[Collected data]
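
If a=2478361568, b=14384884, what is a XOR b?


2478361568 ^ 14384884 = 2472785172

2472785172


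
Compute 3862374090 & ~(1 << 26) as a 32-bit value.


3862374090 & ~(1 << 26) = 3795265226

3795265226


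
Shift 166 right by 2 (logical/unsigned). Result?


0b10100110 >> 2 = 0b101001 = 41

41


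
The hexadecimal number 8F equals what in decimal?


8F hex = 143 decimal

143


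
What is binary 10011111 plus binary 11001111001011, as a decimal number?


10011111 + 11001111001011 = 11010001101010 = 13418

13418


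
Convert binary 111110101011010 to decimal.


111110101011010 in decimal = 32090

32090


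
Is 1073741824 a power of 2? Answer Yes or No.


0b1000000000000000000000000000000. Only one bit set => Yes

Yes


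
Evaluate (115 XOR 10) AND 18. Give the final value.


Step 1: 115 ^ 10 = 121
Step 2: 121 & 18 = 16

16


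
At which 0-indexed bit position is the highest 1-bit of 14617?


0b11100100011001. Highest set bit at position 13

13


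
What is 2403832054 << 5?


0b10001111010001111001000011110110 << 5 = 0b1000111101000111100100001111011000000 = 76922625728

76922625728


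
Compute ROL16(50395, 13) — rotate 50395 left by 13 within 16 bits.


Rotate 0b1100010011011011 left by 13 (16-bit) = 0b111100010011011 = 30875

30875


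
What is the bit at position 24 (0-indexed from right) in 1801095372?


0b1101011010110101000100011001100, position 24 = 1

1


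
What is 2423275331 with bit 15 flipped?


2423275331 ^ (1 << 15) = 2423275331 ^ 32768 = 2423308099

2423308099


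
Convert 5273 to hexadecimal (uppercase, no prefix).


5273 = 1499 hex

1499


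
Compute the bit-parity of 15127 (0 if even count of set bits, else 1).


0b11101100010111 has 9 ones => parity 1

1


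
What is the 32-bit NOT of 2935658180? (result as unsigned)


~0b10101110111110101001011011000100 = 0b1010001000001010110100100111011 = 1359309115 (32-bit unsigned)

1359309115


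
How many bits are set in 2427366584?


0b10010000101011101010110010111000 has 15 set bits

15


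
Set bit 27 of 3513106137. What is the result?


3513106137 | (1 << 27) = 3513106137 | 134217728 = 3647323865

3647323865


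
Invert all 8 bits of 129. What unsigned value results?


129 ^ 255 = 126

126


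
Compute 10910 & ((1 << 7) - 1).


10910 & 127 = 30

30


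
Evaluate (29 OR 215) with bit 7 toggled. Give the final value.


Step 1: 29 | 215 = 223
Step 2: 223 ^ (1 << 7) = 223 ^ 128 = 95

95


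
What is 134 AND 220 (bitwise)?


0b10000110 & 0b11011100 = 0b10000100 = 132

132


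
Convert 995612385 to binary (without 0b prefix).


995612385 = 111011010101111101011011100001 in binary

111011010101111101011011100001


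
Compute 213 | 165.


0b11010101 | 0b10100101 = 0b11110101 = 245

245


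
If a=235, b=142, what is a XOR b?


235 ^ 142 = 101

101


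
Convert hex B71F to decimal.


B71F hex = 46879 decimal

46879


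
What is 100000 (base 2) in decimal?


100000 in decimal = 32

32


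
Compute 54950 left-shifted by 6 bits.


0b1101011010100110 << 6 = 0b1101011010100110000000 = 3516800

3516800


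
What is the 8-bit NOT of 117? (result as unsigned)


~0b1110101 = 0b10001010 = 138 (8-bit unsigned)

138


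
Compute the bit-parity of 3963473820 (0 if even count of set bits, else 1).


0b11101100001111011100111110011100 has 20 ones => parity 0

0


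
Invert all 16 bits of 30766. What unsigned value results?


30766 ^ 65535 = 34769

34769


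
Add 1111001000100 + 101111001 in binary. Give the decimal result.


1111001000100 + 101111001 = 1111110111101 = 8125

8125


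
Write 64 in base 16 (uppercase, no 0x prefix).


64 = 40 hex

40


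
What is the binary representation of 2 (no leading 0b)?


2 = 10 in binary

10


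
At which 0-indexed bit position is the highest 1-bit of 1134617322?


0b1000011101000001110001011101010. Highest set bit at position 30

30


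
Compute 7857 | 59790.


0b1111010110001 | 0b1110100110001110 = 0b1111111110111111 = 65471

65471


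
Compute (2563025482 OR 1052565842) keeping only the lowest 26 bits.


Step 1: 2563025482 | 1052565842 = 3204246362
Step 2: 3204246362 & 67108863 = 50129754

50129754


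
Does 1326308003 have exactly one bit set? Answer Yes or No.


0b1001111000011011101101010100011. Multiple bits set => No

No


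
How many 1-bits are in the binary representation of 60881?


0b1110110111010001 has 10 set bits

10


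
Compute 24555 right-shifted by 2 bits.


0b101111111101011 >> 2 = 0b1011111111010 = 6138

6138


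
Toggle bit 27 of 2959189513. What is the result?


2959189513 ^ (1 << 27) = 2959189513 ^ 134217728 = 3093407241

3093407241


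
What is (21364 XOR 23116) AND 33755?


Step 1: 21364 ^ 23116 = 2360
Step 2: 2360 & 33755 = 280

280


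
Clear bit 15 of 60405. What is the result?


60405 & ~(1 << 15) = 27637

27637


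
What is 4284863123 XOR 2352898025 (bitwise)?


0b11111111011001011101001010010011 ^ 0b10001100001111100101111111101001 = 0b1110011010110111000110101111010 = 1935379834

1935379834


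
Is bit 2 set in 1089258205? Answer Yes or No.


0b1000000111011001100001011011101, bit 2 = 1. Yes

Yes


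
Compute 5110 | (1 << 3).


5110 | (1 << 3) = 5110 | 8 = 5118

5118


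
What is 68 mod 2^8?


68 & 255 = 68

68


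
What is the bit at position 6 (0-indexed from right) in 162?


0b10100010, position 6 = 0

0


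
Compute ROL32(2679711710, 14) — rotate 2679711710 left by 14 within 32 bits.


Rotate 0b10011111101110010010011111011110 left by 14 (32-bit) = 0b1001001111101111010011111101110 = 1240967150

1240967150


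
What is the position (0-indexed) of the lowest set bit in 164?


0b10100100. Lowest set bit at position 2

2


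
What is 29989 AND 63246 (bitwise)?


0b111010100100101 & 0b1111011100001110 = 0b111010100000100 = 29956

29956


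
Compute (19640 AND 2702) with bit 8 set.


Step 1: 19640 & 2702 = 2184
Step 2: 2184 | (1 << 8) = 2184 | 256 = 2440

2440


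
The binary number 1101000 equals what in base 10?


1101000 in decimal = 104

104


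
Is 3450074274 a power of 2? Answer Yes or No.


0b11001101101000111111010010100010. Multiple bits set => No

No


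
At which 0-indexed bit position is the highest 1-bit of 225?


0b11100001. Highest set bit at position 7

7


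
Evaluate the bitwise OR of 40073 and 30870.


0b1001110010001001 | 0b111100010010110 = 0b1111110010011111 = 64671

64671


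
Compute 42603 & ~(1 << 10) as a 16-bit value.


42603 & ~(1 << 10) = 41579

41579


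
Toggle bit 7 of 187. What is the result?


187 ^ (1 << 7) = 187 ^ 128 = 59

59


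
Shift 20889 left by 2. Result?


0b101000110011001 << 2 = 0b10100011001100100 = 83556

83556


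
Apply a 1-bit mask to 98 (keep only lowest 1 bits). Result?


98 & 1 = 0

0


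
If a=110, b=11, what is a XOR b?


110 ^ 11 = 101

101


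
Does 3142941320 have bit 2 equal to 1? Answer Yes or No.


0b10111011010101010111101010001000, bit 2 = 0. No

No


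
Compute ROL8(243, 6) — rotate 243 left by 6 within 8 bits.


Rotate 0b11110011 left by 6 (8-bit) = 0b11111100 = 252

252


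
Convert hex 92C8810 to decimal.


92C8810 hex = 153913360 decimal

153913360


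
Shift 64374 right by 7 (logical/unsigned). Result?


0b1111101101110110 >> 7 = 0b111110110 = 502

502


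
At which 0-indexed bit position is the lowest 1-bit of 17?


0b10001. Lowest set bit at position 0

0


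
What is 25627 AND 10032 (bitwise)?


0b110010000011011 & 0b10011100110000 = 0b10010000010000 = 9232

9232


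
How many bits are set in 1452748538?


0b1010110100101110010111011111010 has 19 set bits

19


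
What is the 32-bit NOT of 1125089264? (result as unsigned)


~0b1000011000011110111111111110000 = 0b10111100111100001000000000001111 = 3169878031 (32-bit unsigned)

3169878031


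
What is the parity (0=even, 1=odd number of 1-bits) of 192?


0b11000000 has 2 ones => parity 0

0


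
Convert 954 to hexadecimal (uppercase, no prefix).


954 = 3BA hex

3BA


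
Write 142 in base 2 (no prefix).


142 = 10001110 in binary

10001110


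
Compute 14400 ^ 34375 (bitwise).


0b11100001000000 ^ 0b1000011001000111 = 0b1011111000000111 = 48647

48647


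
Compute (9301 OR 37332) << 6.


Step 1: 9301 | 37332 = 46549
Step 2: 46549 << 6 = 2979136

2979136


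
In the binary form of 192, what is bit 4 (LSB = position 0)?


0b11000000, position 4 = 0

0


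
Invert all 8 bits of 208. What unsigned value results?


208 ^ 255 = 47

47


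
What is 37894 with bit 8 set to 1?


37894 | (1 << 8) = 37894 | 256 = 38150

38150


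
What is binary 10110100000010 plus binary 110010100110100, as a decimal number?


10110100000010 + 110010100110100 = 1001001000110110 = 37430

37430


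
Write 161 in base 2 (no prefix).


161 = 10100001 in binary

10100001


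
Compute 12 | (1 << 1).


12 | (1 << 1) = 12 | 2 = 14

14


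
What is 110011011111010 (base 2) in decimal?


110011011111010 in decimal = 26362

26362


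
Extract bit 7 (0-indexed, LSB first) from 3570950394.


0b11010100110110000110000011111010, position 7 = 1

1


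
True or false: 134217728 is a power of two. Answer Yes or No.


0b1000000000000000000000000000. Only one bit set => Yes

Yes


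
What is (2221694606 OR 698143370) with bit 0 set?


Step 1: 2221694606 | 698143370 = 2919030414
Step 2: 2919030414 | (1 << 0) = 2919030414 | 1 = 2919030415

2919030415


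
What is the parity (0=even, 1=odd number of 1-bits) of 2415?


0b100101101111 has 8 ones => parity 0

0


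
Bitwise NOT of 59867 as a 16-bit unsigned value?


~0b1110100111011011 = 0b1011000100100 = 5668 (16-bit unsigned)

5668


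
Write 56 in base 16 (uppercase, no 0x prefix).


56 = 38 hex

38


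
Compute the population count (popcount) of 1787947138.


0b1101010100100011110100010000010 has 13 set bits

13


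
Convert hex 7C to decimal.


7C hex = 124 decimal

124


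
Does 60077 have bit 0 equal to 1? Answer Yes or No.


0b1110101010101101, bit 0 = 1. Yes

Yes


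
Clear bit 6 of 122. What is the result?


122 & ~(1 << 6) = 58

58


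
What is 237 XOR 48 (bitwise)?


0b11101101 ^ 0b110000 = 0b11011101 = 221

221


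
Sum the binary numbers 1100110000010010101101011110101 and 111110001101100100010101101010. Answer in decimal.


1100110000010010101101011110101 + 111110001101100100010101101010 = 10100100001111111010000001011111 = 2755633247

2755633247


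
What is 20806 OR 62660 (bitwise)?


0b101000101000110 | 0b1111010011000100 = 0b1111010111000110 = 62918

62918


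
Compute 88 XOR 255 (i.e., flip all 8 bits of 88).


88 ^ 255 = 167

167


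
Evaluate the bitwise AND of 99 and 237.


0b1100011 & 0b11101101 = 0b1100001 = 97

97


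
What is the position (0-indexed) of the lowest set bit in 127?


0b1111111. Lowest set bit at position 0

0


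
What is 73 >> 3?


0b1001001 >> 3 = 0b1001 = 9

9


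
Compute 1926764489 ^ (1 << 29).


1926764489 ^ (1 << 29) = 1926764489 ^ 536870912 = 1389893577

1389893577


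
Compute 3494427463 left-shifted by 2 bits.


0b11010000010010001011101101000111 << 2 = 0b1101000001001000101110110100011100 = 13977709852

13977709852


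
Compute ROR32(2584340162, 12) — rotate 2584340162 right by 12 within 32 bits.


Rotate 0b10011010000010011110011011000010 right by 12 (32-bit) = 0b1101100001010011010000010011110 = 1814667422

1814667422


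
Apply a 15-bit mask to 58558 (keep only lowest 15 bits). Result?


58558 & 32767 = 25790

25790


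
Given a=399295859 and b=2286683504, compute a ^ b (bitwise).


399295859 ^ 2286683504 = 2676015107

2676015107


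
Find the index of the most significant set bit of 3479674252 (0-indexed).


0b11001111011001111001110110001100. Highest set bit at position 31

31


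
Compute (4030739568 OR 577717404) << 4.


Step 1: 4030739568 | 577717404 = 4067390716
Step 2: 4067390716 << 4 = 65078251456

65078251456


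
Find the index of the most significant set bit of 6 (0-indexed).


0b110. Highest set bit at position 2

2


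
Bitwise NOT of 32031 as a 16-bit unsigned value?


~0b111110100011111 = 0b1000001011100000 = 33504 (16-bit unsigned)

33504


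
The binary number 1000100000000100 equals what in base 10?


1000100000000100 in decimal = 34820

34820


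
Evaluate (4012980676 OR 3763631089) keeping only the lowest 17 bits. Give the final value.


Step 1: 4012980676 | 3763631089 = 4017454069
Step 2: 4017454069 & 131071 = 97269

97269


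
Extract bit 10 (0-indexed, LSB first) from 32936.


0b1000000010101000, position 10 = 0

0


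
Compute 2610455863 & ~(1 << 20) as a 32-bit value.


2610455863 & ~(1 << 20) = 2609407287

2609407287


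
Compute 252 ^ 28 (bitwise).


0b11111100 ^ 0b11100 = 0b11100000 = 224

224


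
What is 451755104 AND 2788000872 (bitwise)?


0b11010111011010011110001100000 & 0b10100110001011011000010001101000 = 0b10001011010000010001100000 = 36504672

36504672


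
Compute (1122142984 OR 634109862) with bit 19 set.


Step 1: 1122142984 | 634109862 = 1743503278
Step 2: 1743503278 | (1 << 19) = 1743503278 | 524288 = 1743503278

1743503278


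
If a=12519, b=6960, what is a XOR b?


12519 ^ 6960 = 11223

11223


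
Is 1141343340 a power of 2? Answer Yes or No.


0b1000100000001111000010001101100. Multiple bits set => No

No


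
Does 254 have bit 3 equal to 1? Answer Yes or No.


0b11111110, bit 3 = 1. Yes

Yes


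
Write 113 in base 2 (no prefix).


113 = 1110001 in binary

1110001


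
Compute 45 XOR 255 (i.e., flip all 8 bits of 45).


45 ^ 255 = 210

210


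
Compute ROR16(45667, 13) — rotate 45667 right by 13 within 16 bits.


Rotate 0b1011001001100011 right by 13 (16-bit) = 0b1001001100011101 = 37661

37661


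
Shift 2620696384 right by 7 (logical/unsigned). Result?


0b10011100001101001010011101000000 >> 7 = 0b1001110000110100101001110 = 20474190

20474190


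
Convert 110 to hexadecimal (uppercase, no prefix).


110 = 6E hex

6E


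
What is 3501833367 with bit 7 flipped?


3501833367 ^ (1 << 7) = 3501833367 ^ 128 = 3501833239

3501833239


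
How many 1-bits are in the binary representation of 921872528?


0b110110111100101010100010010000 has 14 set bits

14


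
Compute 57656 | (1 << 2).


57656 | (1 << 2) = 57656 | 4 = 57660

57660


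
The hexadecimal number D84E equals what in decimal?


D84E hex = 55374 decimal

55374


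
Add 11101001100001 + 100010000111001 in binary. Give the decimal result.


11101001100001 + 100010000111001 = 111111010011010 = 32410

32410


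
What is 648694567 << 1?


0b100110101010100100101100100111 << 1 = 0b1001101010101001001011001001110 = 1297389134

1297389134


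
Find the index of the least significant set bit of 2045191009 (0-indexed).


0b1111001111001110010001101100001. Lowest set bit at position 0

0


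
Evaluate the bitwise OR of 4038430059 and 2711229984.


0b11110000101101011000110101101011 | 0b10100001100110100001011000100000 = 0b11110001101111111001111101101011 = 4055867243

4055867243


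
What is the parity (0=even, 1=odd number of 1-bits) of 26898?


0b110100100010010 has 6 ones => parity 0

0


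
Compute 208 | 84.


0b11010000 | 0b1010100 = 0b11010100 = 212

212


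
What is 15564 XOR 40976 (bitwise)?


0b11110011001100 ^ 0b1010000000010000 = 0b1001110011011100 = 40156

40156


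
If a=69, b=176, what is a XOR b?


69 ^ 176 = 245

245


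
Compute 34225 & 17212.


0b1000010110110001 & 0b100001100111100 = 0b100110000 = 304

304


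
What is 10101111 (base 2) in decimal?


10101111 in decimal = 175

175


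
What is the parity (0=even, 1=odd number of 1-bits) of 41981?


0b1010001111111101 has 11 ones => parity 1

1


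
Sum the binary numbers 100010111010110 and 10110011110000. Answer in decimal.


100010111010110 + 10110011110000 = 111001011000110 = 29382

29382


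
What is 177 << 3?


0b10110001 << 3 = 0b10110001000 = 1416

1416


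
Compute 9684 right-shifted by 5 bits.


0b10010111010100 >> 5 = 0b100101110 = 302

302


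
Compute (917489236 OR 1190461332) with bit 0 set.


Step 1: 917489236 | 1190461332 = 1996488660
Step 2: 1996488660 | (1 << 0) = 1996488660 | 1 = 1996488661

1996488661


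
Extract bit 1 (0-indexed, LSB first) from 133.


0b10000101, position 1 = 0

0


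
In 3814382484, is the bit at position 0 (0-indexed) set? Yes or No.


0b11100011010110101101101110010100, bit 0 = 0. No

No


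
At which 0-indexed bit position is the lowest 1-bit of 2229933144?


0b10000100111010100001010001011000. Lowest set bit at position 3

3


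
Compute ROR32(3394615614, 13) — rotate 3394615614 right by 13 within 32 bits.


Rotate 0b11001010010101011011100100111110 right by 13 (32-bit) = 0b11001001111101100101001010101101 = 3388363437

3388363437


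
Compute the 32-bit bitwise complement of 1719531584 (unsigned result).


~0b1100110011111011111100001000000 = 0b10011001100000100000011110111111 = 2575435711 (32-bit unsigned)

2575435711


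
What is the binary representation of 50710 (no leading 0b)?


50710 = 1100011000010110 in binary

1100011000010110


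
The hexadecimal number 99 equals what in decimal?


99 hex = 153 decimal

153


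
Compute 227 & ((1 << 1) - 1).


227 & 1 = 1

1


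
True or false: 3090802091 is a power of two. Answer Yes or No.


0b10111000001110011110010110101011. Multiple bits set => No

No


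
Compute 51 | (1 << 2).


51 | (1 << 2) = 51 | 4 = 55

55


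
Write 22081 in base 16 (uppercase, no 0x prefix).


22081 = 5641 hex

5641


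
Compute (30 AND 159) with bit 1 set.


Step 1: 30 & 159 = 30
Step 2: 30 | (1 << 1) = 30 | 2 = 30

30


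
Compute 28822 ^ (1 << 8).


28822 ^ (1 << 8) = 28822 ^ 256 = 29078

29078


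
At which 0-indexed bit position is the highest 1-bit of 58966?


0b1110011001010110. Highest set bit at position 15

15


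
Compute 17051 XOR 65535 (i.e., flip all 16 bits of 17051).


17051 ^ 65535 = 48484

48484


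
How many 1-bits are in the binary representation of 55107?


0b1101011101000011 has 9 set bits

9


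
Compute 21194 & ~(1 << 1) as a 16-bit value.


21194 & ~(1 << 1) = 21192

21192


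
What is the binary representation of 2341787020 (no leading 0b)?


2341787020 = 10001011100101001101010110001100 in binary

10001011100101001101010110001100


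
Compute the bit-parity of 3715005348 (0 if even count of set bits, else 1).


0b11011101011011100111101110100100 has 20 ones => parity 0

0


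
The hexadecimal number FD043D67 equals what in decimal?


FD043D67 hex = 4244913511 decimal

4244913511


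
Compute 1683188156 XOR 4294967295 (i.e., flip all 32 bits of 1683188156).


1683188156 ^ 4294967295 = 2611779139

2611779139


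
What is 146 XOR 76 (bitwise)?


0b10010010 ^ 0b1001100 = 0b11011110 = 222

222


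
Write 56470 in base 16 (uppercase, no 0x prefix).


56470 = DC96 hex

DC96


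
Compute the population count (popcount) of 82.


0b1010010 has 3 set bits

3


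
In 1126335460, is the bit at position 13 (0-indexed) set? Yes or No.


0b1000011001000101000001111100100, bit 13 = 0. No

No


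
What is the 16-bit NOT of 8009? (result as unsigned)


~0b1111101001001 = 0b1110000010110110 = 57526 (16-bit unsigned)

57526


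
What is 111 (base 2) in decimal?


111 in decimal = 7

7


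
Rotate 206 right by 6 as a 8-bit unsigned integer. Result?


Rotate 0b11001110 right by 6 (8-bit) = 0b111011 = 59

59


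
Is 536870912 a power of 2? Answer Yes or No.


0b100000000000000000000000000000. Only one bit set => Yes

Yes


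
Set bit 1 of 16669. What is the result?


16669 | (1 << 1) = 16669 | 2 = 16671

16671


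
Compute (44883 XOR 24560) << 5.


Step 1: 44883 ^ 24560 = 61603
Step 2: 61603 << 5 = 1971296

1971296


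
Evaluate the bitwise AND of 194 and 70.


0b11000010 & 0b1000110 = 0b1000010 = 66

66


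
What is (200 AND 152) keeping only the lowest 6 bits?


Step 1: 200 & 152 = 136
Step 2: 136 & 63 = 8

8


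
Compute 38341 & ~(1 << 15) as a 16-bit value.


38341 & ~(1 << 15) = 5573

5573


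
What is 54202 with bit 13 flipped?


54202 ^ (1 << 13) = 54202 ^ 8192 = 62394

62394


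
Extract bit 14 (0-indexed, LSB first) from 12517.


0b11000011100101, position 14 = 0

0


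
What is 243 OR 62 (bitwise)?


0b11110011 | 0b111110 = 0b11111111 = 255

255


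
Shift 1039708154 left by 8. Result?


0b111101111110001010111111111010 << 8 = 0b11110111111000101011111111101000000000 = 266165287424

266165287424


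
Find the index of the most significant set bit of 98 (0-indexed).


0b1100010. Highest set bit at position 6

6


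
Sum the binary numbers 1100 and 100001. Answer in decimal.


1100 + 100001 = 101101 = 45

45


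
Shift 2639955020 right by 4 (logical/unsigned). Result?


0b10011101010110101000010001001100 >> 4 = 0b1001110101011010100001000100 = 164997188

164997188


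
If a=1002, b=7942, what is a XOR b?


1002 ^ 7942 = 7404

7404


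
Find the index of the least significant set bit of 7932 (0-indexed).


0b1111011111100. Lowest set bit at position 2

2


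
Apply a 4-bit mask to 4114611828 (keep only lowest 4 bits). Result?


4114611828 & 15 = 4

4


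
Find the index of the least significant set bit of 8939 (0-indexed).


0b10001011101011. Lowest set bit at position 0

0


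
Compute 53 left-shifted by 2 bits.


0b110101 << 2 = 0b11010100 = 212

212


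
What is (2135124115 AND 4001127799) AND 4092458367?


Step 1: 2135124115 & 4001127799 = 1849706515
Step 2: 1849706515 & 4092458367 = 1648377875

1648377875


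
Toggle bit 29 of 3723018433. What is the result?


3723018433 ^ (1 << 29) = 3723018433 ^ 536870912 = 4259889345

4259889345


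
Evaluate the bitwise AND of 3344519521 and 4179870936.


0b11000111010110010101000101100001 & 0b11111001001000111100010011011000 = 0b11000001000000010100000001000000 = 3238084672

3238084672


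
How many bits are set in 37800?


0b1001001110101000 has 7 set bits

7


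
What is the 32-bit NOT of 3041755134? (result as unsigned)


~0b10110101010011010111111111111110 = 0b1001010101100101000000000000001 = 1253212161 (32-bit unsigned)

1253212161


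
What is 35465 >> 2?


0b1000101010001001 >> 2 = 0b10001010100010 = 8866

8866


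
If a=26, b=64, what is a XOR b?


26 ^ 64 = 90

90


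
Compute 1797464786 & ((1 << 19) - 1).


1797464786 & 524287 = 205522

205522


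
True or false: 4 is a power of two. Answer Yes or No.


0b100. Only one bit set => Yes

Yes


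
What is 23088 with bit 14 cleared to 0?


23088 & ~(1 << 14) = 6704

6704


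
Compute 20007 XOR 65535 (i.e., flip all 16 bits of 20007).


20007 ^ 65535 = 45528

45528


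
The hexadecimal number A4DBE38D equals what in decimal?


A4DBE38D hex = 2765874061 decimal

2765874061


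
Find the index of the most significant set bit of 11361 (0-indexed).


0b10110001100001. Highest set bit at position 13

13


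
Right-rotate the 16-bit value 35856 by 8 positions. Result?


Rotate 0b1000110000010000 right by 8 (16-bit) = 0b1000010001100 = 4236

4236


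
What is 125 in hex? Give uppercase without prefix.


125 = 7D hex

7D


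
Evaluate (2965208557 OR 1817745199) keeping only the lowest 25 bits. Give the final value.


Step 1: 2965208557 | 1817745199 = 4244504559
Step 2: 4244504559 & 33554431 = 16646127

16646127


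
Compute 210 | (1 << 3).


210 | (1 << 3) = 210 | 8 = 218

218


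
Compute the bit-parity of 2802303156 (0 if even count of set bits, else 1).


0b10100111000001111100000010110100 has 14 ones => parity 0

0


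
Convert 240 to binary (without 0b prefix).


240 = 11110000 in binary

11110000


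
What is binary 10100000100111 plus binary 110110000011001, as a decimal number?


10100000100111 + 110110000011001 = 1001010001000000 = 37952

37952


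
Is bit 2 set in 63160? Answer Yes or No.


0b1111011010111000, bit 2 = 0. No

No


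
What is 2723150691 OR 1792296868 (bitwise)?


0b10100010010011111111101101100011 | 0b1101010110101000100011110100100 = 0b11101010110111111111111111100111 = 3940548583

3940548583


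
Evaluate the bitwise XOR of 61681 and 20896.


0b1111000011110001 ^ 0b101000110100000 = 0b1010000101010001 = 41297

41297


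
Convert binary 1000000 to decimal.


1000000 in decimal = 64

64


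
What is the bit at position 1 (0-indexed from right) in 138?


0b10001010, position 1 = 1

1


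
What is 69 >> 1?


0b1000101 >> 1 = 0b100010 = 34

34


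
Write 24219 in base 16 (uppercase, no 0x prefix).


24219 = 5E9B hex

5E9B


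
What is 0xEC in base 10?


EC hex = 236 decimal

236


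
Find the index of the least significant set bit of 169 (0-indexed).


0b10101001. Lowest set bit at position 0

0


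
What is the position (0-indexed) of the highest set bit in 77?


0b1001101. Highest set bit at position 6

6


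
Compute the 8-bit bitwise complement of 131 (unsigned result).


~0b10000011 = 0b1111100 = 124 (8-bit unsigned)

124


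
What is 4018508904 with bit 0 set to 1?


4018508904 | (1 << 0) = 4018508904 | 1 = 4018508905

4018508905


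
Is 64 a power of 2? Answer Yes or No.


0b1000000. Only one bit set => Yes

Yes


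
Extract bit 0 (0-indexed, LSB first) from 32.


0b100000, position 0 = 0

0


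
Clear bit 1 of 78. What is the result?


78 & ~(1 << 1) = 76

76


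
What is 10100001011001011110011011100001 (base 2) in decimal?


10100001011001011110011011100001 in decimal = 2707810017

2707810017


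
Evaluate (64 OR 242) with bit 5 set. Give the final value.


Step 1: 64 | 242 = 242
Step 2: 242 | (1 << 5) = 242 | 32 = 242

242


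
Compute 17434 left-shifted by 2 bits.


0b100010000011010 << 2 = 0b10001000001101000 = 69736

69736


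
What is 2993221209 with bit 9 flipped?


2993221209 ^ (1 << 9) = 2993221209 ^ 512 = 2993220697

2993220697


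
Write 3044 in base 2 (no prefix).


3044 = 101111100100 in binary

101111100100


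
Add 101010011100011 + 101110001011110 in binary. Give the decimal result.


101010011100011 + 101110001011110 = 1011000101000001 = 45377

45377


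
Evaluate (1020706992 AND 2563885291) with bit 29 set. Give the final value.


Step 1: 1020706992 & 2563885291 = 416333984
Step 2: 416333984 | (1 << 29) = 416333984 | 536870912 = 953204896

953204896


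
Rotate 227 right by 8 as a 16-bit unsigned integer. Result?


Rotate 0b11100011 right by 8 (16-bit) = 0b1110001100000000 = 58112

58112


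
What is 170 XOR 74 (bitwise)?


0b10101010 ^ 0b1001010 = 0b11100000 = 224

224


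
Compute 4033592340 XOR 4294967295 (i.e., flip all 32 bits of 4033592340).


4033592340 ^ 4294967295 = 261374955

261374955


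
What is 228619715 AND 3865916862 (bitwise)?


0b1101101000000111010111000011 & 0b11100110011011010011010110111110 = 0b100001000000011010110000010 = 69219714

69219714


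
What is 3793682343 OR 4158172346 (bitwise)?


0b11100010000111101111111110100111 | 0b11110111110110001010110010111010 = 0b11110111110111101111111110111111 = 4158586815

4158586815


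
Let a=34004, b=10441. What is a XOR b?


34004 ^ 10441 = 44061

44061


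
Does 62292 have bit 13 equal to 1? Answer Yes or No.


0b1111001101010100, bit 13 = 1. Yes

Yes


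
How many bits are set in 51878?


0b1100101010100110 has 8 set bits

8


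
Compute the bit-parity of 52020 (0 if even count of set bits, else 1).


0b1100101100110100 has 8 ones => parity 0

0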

» **Exercise goal**
Produce an exact transcription of the lines from the one containing "Compute the bit-parity of 52020" through the end of the records, both included, and no other lines.

» **Task output**
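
Compute the bit-parity of 52020 (0 if even count of set bits, else 1).


0b1100101100110100 has 8 ones => parity 0

0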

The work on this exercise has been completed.